++++ Supplied entries

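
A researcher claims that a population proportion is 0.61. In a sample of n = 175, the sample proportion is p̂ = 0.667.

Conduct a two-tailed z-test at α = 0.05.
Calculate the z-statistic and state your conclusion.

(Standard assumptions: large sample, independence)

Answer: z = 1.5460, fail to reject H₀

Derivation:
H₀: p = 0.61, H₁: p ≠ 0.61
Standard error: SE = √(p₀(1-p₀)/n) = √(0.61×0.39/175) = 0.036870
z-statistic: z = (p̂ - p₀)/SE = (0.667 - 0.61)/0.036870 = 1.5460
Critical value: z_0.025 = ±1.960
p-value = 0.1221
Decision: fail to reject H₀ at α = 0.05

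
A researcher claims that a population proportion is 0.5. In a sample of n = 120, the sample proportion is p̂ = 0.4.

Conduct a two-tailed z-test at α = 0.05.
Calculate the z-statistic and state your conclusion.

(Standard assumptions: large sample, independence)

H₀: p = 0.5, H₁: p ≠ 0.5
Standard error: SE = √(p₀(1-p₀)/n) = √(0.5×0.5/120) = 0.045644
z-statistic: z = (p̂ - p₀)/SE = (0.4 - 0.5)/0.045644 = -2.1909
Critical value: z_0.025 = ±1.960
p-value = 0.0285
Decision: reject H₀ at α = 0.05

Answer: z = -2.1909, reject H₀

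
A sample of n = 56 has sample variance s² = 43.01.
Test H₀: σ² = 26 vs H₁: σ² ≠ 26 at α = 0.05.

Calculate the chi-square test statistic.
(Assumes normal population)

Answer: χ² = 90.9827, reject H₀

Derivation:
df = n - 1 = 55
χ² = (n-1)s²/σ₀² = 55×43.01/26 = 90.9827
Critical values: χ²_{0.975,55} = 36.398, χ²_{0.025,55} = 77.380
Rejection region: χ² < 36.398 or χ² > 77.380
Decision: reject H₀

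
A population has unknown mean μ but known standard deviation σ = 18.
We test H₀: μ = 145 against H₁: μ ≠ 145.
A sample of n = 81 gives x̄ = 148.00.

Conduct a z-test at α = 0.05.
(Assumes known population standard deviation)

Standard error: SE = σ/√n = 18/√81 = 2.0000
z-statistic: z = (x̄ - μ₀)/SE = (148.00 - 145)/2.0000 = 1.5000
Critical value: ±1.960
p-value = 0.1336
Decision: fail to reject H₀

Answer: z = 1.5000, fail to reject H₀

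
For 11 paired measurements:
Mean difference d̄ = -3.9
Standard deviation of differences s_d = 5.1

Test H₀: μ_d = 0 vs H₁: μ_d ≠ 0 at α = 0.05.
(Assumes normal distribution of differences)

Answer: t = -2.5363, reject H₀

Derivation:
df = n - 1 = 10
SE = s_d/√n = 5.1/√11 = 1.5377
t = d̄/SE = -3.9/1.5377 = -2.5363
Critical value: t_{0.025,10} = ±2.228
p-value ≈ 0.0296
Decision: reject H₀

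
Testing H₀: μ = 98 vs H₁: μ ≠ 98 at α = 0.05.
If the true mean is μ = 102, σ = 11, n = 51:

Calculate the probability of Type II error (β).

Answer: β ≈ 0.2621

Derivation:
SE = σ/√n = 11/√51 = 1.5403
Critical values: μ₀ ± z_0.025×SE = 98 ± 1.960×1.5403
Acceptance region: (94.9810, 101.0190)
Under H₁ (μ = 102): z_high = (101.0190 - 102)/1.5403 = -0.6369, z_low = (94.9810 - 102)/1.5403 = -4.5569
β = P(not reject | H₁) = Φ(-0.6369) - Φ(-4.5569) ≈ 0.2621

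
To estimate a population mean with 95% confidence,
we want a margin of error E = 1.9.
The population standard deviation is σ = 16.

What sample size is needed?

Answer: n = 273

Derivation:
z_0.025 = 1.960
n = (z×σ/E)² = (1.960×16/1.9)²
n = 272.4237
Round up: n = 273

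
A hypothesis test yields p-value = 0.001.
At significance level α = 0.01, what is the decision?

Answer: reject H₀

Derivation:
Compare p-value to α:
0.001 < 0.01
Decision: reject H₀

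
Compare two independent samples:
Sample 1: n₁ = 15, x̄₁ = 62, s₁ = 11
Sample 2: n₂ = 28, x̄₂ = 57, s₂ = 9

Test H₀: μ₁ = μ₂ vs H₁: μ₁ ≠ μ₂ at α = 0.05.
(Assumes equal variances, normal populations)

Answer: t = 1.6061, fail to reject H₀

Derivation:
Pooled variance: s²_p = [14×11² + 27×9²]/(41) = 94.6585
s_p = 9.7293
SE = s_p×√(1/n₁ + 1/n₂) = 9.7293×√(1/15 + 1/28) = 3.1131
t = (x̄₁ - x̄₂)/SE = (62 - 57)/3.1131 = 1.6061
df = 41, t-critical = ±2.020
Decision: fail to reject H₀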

++++++++

Give back, word for word, only the lines above from the line holding "We test H₀: μ = 145 against H₁: μ ≠ 145." to the line holding "Test H₀: μ_d = 0 vs H₁: μ_d ≠ 0 at α = 0.05.", both included.

Task solution
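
We test H₀: μ = 145 against H₁: μ ≠ 145.
A sample of n = 81 gives x̄ = 148.00.

Conduct a z-test at α = 0.05.
(Assumes known population standard deviation)

Standard error: SE = σ/√n = 18/√81 = 2.0000
z-statistic: z = (x̄ - μ₀)/SE = (148.00 - 145)/2.0000 = 1.5000
Critical value: ±1.960
p-value = 0.1336
Decision: fail to reject H₀

Answer: z = 1.5000, fail to reject H₀

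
For 11 paired measurements:
Mean difference d̄ = -3.9
Standard deviation of differences s_d = 5.1

Test H₀: μ_d = 0 vs H₁: μ_d ≠ 0 at α = 0.05.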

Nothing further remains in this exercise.